- _DATA FOR THE TASK_:
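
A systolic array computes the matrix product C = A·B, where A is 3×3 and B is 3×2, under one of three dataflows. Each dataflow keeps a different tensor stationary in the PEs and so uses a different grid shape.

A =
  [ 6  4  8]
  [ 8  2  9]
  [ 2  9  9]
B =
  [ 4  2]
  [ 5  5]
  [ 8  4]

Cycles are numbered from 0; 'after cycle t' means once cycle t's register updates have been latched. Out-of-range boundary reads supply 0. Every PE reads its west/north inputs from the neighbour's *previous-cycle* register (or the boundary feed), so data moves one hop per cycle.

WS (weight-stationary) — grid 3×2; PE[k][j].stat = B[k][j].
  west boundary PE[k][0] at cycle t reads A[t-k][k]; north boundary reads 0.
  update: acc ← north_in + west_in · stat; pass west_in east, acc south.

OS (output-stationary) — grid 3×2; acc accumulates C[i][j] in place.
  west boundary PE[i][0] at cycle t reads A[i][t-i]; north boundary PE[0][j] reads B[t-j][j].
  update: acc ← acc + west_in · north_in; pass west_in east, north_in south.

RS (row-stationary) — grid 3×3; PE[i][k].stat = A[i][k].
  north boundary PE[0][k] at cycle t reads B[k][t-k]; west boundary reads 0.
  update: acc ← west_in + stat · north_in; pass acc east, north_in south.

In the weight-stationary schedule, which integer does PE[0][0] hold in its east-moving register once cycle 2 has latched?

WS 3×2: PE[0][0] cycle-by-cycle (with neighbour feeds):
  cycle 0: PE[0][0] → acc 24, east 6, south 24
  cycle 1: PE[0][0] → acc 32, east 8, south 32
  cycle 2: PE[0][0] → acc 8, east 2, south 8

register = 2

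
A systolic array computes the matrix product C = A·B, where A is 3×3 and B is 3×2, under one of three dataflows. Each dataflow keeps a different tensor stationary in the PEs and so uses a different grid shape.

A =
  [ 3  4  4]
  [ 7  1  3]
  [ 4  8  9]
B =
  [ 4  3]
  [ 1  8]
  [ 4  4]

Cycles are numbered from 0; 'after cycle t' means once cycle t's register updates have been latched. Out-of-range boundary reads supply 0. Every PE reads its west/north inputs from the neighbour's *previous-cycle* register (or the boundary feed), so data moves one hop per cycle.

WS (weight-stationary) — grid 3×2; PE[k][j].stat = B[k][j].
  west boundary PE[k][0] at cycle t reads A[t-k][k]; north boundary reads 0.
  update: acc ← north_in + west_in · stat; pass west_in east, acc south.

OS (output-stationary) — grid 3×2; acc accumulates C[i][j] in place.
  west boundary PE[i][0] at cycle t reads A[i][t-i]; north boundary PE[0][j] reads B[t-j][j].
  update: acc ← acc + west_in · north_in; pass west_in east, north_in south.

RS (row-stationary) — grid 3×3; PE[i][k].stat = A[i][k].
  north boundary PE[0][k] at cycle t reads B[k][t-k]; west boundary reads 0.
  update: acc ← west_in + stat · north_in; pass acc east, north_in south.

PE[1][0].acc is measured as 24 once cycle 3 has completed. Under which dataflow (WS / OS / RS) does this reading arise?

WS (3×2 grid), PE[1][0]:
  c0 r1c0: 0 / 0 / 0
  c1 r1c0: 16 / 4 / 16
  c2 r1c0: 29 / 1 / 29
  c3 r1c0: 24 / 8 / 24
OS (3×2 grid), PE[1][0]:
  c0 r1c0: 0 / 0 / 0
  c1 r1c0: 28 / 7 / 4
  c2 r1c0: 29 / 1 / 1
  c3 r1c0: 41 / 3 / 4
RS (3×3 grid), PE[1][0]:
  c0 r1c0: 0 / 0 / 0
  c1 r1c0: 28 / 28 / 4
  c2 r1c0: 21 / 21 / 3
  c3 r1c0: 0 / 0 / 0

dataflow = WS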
---
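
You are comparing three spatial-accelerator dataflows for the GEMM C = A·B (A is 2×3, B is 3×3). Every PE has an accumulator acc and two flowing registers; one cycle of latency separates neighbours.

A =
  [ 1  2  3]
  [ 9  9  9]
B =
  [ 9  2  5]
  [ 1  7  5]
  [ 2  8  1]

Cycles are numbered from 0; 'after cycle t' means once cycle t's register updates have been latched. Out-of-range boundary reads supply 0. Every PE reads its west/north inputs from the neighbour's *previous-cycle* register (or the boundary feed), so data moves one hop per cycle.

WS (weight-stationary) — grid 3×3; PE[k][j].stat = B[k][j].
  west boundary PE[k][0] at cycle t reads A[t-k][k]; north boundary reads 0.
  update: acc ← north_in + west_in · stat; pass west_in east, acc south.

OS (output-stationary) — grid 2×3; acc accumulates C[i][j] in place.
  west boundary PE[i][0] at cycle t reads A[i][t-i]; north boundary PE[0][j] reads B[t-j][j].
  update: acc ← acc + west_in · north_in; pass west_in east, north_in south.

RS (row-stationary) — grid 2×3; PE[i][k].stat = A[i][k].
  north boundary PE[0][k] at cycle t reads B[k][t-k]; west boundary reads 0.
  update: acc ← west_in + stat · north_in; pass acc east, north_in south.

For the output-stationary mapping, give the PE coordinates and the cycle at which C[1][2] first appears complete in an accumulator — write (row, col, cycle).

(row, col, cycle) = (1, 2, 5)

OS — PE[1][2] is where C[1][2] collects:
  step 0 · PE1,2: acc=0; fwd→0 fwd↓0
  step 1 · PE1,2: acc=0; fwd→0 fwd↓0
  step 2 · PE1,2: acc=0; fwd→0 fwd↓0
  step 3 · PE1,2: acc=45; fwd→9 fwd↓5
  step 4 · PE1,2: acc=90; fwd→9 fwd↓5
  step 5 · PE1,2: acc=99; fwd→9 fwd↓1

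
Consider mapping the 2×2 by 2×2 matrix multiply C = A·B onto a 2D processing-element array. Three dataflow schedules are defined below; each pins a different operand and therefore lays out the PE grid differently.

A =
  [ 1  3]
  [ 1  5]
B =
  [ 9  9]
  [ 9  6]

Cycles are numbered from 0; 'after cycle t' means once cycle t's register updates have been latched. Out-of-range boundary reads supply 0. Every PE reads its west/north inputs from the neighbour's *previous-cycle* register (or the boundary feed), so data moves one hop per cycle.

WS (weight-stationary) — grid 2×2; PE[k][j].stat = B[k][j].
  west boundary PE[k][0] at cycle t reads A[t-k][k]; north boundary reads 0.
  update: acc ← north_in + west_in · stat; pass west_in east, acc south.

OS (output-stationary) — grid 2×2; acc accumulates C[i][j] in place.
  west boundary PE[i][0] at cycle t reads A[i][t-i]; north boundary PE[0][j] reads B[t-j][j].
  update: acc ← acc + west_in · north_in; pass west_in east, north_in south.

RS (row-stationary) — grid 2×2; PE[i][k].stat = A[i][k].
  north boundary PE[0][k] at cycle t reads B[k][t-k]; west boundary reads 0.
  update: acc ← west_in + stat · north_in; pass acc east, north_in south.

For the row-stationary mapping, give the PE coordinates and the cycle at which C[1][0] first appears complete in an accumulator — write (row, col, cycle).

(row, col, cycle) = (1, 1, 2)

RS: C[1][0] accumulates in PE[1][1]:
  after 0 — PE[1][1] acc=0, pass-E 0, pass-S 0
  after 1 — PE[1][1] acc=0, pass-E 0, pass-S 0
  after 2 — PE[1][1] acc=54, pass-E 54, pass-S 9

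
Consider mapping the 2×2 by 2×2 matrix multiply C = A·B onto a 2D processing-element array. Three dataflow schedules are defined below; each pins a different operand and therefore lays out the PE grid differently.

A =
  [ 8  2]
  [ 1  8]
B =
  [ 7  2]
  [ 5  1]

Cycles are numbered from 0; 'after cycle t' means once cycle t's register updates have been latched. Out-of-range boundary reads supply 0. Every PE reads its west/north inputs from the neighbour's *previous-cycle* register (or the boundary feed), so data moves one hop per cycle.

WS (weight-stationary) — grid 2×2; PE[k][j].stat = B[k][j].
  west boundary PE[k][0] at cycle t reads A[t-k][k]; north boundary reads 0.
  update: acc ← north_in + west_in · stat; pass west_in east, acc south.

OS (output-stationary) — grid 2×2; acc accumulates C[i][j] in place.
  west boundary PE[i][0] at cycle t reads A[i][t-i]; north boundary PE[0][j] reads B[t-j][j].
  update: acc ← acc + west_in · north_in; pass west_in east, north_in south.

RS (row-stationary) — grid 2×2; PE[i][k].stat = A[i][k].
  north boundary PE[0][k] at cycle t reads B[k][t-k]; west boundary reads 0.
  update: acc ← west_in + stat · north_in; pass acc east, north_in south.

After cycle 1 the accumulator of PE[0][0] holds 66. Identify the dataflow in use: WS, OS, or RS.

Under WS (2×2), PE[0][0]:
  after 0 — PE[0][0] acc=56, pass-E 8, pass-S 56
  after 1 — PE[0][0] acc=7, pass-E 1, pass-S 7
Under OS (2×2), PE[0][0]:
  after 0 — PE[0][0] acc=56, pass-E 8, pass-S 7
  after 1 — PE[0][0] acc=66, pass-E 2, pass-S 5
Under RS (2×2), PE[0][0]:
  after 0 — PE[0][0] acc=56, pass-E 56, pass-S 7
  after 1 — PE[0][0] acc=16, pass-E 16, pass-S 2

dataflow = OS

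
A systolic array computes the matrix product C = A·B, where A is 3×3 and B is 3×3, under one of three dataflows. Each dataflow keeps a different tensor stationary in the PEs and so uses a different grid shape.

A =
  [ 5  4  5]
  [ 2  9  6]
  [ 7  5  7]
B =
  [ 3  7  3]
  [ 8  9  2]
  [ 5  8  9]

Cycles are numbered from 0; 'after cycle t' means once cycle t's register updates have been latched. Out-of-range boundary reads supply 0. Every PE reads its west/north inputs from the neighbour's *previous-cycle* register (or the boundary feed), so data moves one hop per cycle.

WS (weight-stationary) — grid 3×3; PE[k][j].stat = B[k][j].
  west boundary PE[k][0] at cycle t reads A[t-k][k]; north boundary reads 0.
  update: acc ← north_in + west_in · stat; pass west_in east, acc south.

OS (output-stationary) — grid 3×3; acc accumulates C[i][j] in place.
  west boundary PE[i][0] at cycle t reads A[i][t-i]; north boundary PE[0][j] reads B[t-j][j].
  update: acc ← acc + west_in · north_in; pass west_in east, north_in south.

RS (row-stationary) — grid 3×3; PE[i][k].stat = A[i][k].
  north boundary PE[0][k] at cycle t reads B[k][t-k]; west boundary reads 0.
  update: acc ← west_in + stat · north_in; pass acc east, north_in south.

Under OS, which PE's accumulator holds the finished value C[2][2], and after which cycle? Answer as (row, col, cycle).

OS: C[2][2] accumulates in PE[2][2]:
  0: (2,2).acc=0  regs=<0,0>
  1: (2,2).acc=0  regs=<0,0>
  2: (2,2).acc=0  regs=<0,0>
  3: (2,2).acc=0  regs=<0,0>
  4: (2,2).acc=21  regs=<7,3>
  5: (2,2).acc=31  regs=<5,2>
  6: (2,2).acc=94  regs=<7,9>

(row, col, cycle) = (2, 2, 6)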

- _WHAT IS NEEDED_:
Within the entries above, how many lines contain the word "dataflows"? State the number only.

- _RESPONSE_:
4